[YOUR OBJECTIVE] The lines below that include the word "runs" are to be reported.

Collected data entries:
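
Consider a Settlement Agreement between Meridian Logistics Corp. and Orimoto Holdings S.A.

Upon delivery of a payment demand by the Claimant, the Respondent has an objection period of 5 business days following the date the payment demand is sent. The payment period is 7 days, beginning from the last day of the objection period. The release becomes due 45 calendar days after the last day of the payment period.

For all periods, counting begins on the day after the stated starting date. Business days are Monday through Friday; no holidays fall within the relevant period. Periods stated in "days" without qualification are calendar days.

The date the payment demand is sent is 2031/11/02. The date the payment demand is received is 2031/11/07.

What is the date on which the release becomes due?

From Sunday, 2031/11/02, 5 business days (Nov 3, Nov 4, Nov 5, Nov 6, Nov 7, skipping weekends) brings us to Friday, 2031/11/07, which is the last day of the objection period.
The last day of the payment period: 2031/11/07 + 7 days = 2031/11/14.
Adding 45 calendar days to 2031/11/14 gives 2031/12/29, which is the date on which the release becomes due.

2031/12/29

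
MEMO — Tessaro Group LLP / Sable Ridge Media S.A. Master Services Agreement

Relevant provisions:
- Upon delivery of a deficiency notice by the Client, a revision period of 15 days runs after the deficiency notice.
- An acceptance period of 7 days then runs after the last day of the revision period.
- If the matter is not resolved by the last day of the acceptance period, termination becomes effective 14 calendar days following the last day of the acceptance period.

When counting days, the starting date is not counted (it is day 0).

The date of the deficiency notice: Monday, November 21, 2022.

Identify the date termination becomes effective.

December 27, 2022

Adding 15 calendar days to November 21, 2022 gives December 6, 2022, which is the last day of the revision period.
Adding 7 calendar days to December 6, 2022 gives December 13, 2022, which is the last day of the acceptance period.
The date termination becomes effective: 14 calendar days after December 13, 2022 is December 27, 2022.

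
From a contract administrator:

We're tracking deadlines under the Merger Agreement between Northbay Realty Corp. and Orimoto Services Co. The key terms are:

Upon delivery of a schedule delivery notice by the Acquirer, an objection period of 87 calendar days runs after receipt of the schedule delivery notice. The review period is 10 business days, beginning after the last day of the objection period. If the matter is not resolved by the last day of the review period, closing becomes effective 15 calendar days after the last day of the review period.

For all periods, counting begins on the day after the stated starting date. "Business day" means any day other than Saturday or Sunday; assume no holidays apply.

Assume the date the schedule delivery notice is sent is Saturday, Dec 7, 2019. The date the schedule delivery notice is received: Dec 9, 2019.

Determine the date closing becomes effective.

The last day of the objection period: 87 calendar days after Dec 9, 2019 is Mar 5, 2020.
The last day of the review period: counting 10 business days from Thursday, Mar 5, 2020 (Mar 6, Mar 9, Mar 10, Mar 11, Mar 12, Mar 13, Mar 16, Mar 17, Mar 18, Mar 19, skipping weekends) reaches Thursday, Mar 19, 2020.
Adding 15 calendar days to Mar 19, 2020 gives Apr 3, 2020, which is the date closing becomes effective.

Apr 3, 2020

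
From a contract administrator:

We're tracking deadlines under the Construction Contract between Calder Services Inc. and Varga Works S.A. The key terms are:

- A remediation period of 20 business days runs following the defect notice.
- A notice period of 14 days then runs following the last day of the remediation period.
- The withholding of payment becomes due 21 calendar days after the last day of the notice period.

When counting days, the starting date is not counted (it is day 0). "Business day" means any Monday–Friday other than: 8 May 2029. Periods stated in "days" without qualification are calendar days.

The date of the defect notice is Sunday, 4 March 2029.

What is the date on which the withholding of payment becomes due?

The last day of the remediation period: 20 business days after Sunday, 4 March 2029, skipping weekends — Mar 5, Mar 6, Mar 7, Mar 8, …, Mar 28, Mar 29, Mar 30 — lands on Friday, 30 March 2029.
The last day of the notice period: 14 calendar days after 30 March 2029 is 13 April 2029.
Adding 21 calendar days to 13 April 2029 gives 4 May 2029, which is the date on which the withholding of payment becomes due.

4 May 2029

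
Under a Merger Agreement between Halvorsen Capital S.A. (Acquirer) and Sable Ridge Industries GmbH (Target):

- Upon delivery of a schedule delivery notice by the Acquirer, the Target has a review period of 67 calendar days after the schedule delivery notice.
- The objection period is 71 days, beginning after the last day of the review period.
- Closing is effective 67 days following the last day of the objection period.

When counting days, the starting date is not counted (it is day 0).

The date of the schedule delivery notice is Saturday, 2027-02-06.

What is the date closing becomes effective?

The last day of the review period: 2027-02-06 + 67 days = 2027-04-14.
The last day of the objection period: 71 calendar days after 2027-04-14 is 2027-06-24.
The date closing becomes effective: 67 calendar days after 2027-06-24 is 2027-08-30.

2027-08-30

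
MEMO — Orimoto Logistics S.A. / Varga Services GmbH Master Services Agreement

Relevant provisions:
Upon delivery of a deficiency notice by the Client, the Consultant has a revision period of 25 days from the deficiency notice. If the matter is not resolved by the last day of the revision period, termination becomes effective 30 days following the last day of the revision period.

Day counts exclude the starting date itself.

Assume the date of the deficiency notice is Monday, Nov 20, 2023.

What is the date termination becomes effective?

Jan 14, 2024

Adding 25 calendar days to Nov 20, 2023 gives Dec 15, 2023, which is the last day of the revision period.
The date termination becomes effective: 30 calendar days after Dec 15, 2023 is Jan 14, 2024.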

[ANSWER BOX]
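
- Upon delivery of a deficiency notice by the Client, a revision period of 15 days runs after the deficiency notice.
- An acceptance period of 7 days then runs after the last day of the revision period.
Upon delivery of a schedule delivery notice by the Acquirer, an objection period of 87 calendar days runs after receipt of the schedule delivery notice. The review period is 10 business days, beginning after the last day of the objection period. If the matter is not resolved by the last day of the review period, closing becomes effective 15 calendar days after the last day of the review period.
- A remediation period of 20 business days runs following the defect notice.
- A notice period of 14 days then runs following the last day of the remediation period.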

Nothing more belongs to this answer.